_Exercise_.
Repeat the data in full. Every line must match.
▽
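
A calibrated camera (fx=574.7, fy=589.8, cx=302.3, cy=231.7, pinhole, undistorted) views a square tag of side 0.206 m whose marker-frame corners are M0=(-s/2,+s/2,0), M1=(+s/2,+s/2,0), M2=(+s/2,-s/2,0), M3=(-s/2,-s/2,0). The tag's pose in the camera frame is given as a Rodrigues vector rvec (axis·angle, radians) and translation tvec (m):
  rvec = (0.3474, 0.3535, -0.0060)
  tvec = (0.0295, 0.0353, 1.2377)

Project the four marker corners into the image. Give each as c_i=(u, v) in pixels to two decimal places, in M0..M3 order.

Intrinsics K: fx=574.7, fy=589.8, cx=302.3, cy=231.7
Marker side s = 0.206 m; corners in marker frame (Z=0):
  M0 = (-0.1030, +0.1030, 0)
  M1 = (+0.1030, +0.1030, 0)
  M2 = (+0.1030, -0.1030, 0)
  M3 = (-0.1030, -0.1030, 0)
rvec = (0.3474, 0.3535, -0.0060), |rvec| = θ = 0.49567 rad = 28.400°
Rodrigues: sinθ=0.47562, 1−cosθ=0.12035; R = I + sinθ·[k]× + (1−cosθ)·[k]×²:
    [+0.93877 +0.06591 +0.33818]
    [+0.05440 +0.94086 -0.33439]
    [-0.34022 +0.33231 +0.87967]
t = (0.0295, 0.0353, 1.2377) m
M0: Pc = R·M0+t = (-0.06040, +0.12661, +1.30697); u = 574.7·(-0.06040)/1.30697 + 302.3 = 275.7391, v = 589.8·(+0.12661)/1.30697 + 231.7 = 288.8338
M1: Pc = R·M1+t = (+0.13298, +0.13781, +1.23688); u = 574.7·(+0.13298)/1.23688 + 302.3 = 364.0883, v = 589.8·(+0.13781)/1.23688 + 231.7 = 297.4147
M2: Pc = R·M2+t = (+0.11940, -0.05601, +1.16843); u = 574.7·(+0.11940)/1.16843 + 302.3 = 361.0298, v = 589.8·(-0.05601)/1.16843 + 231.7 = 203.4293
M3: Pc = R·M3+t = (-0.07398, -0.06721, +1.23852); u = 574.7·(-0.07398)/1.23852 + 302.3 = 267.9704, v = 589.8·(-0.06721)/1.23852 + 231.7 = 199.6926

c0=(275.74, 288.83) c1=(364.09, 297.41) c2=(361.03, 203.43) c3=(267.97, 199.69)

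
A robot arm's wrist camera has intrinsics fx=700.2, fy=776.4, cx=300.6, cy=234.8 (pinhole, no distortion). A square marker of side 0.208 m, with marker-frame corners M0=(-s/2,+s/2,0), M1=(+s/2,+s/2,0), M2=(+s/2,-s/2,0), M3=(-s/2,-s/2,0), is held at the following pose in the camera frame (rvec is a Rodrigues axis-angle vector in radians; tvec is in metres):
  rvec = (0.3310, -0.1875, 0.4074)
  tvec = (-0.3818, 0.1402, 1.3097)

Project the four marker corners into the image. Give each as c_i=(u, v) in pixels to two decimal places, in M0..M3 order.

c0=(23.88, 349.01) c1=(130.49, 386.97) c2=(169.46, 286.64) c3=(59.54, 242.90)

Intrinsics K: fx=700.2, fy=776.4, cx=300.6, cy=234.8
Marker side s = 0.208 m; corners in marker frame (Z=0):
  M0 = (-0.1040, +0.1040, 0)
  M1 = (+0.1040, +0.1040, 0)
  M2 = (+0.1040, -0.1040, 0)
  M3 = (-0.1040, -0.1040, 0)
rvec = (0.3310, -0.1875, 0.4074), |rvec| = θ = 0.55740 rad = 31.937°
Rodrigues: sinθ=0.52898, 1−cosθ=0.15137; R = I + sinθ·[k]× + (1−cosθ)·[k]×²:
    [+0.90201 -0.41687 -0.11224]
    [+0.35639 +0.86576 -0.35134]
    [+0.24364 +0.27691 +0.92950]
t = (-0.3818, 0.1402, 1.3097) m
M0: Pc = R·M0+t = (-0.51896, +0.19317, +1.31316); u = 700.2·(-0.51896)/1.31316 + 300.6 = 23.8798, v = 776.4·(+0.19317)/1.31316 + 234.8 = 349.0135
M1: Pc = R·M1+t = (-0.33134, +0.26730, +1.36384); u = 700.2·(-0.33134)/1.36384 + 300.6 = 130.4861, v = 776.4·(+0.26730)/1.36384 + 234.8 = 386.9699
M2: Pc = R·M2+t = (-0.24464, +0.08723, +1.30624); u = 700.2·(-0.24464)/1.30624 + 300.6 = 169.4643, v = 776.4·(+0.08723)/1.30624 + 234.8 = 286.6450
M3: Pc = R·M3+t = (-0.43226, +0.01310, +1.25556); u = 700.2·(-0.43226)/1.25556 + 300.6 = 59.5408, v = 776.4·(+0.01310)/1.25556 + 234.8 = 242.8980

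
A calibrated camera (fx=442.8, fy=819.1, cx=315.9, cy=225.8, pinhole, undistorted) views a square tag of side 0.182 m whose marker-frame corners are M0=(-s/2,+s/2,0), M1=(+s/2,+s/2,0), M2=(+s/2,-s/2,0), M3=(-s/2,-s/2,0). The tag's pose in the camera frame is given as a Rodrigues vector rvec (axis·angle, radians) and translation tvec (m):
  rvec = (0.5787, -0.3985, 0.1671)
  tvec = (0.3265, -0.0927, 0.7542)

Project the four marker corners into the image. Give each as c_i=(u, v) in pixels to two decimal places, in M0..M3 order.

Intrinsics K: fx=442.8, fy=819.1, cx=315.9, cy=225.8
Marker side s = 0.182 m; corners in marker frame (Z=0):
  M0 = (-0.0910, +0.0910, 0)
  M1 = (+0.0910, +0.0910, 0)
  M2 = (+0.0910, -0.0910, 0)
  M3 = (-0.0910, -0.0910, 0)
rvec = (0.5787, -0.3985, 0.1671), |rvec| = θ = 0.72223 rad = 41.381°
Rodrigues: sinθ=0.66106, 1−cosθ=0.24967; R = I + sinθ·[k]× + (1−cosθ)·[k]×²:
    [+0.91063 -0.26333 -0.31846]
    [+0.04257 +0.82634 -0.56156]
    [+0.41103 +0.49781 +0.76370]
t = (0.3265, -0.0927, 0.7542) m
M0: Pc = R·M0+t = (+0.21967, -0.02138, +0.76210); u = 442.8·(+0.21967)/0.76210 + 315.9 = 443.5346, v = 819.1·(-0.02138)/0.76210 + 225.8 = 202.8246
M1: Pc = R·M1+t = (+0.38540, -0.01363, +0.83691); u = 442.8·(+0.38540)/0.83691 + 315.9 = 519.8144, v = 819.1·(-0.01363)/0.83691 + 225.8 = 212.4606
M2: Pc = R·M2+t = (+0.43333, -0.16402, +0.74630); u = 442.8·(+0.43333)/0.74630 + 315.9 = 573.0053, v = 819.1·(-0.16402)/0.74630 + 225.8 = 45.7771
M3: Pc = R·M3+t = (+0.26760, -0.17177, +0.67149); u = 442.8·(+0.26760)/0.67149 + 315.9 = 492.3591, v = 819.1·(-0.17177)/0.67149 + 225.8 = 16.2715

c0=(443.53, 202.82) c1=(519.81, 212.46) c2=(573.01, 45.78) c3=(492.36, 16.27)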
△
_Task solution_.
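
A calibrated camera (fx=574.7, fy=589.8, cx=302.3, cy=231.7, pinhole, undistorted) views a square tag of side 0.206 m whose marker-frame corners are M0=(-s/2,+s/2,0), M1=(+s/2,+s/2,0), M2=(+s/2,-s/2,0), M3=(-s/2,-s/2,0). The tag's pose in the camera frame is given as a Rodrigues vector rvec (axis·angle, radians) and translation tvec (m):
  rvec = (0.3474, 0.3535, -0.0060)
  tvec = (0.0295, 0.0353, 1.2377)

Project the four marker corners into the image. Give each as c_i=(u, v) in pixels to two decimal places, in M0..M3 order.

Intrinsics K: fx=574.7, fy=589.8, cx=302.3, cy=231.7
Marker side s = 0.206 m; corners in marker frame (Z=0):
  M0 = (-0.1030, +0.1030, 0)
  M1 = (+0.1030, +0.1030, 0)
  M2 = (+0.1030, -0.1030, 0)
  M3 = (-0.1030, -0.1030, 0)
rvec = (0.3474, 0.3535, -0.0060), |rvec| = θ = 0.49567 rad = 28.400°
Rodrigues: sinθ=0.47562, 1−cosθ=0.12035; R = I + sinθ·[k]× + (1−cosθ)·[k]×²:
    [+0.93877 +0.06591 +0.33818]
    [+0.05440 +0.94086 -0.33439]
    [-0.34022 +0.33231 +0.87967]
t = (0.0295, 0.0353, 1.2377) m
M0: Pc = R·M0+t = (-0.06040, +0.12661, +1.30697); u = 574.7·(-0.06040)/1.30697 + 302.3 = 275.7391, v = 589.8·(+0.12661)/1.30697 + 231.7 = 288.8338
M1: Pc = R·M1+t = (+0.13298, +0.13781, +1.23688); u = 574.7·(+0.13298)/1.23688 + 302.3 = 364.0883, v = 589.8·(+0.13781)/1.23688 + 231.7 = 297.4147
M2: Pc = R·M2+t = (+0.11940, -0.05601, +1.16843); u = 574.7·(+0.11940)/1.16843 + 302.3 = 361.0298, v = 589.8·(-0.05601)/1.16843 + 231.7 = 203.4293
M3: Pc = R·M3+t = (-0.07398, -0.06721, +1.23852); u = 574.7·(-0.07398)/1.23852 + 302.3 = 267.9704, v = 589.8·(-0.06721)/1.23852 + 231.7 = 199.6926

c0=(275.74, 288.83) c1=(364.09, 297.41) c2=(361.03, 203.43) c3=(267.97, 199.69)

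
A robot arm's wrist camera has intrinsics fx=700.2, fy=776.4, cx=300.6, cy=234.8 (pinhole, no distortion). A square marker of side 0.208 m, with marker-frame corners M0=(-s/2,+s/2,0), M1=(+s/2,+s/2,0), M2=(+s/2,-s/2,0), M3=(-s/2,-s/2,0), is held at the following pose in the camera frame (rvec is a Rodrigues axis-angle vector in radians; tvec is in metres):
  rvec = (0.3310, -0.1875, 0.4074)
  tvec = (-0.3818, 0.1402, 1.3097)

Project the four marker corners into the image. Give each as c_i=(u, v) in pixels to two decimal places, in M0..M3 order.

c0=(23.88, 349.01) c1=(130.49, 386.97) c2=(169.46, 286.64) c3=(59.54, 242.90)

Intrinsics K: fx=700.2, fy=776.4, cx=300.6, cy=234.8
Marker side s = 0.208 m; corners in marker frame (Z=0):
  M0 = (-0.1040, +0.1040, 0)
  M1 = (+0.1040, +0.1040, 0)
  M2 = (+0.1040, -0.1040, 0)
  M3 = (-0.1040, -0.1040, 0)
rvec = (0.3310, -0.1875, 0.4074), |rvec| = θ = 0.55740 rad = 31.937°
Rodrigues: sinθ=0.52898, 1−cosθ=0.15137; R = I + sinθ·[k]× + (1−cosθ)·[k]×²:
    [+0.90201 -0.41687 -0.11224]
    [+0.35639 +0.86576 -0.35134]
    [+0.24364 +0.27691 +0.92950]
t = (-0.3818, 0.1402, 1.3097) m
M0: Pc = R·M0+t = (-0.51896, +0.19317, +1.31316); u = 700.2·(-0.51896)/1.31316 + 300.6 = 23.8798, v = 776.4·(+0.19317)/1.31316 + 234.8 = 349.0135
M1: Pc = R·M1+t = (-0.33134, +0.26730, +1.36384); u = 700.2·(-0.33134)/1.36384 + 300.6 = 130.4861, v = 776.4·(+0.26730)/1.36384 + 234.8 = 386.9699
M2: Pc = R·M2+t = (-0.24464, +0.08723, +1.30624); u = 700.2·(-0.24464)/1.30624 + 300.6 = 169.4643, v = 776.4·(+0.08723)/1.30624 + 234.8 = 286.6450
M3: Pc = R·M3+t = (-0.43226, +0.01310, +1.25556); u = 700.2·(-0.43226)/1.25556 + 300.6 = 59.5408, v = 776.4·(+0.01310)/1.25556 + 234.8 = 242.8980

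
A calibrated camera (fx=442.8, fy=819.1, cx=315.9, cy=225.8, pinhole, undistorted) views a square tag of side 0.182 m whose marker-frame corners are M0=(-s/2,+s/2,0), M1=(+s/2,+s/2,0), M2=(+s/2,-s/2,0), M3=(-s/2,-s/2,0). The tag's pose in the camera frame is given as a Rodrigues vector rvec (axis·angle, radians) and translation tvec (m):
  rvec = (0.5787, -0.3985, 0.1671)
  tvec = (0.3265, -0.0927, 0.7542)

Project the four marker corners into the image. Give each as c_i=(u, v) in pixels to two decimal places, in M0..M3 order.

Intrinsics K: fx=442.8, fy=819.1, cx=315.9, cy=225.8
Marker side s = 0.182 m; corners in marker frame (Z=0):
  M0 = (-0.0910, +0.0910, 0)
  M1 = (+0.0910, +0.0910, 0)
  M2 = (+0.0910, -0.0910, 0)
  M3 = (-0.0910, -0.0910, 0)
rvec = (0.5787, -0.3985, 0.1671), |rvec| = θ = 0.72223 rad = 41.381°
Rodrigues: sinθ=0.66106, 1−cosθ=0.24967; R = I + sinθ·[k]× + (1−cosθ)·[k]×²:
    [+0.91063 -0.26333 -0.31846]
    [+0.04257 +0.82634 -0.56156]
    [+0.41103 +0.49781 +0.76370]
t = (0.3265, -0.0927, 0.7542) m
M0: Pc = R·M0+t = (+0.21967, -0.02138, +0.76210); u = 442.8·(+0.21967)/0.76210 + 315.9 = 443.5346, v = 819.1·(-0.02138)/0.76210 + 225.8 = 202.8246
M1: Pc = R·M1+t = (+0.38540, -0.01363, +0.83691); u = 442.8·(+0.38540)/0.83691 + 315.9 = 519.8144, v = 819.1·(-0.01363)/0.83691 + 225.8 = 212.4606
M2: Pc = R·M2+t = (+0.43333, -0.16402, +0.74630); u = 442.8·(+0.43333)/0.74630 + 315.9 = 573.0053, v = 819.1·(-0.16402)/0.74630 + 225.8 = 45.7771
M3: Pc = R·M3+t = (+0.26760, -0.17177, +0.67149); u = 442.8·(+0.26760)/0.67149 + 315.9 = 492.3591, v = 819.1·(-0.17177)/0.67149 + 225.8 = 16.2715

c0=(443.53, 202.82) c1=(519.81, 212.46) c2=(573.01, 45.78) c3=(492.36, 16.27)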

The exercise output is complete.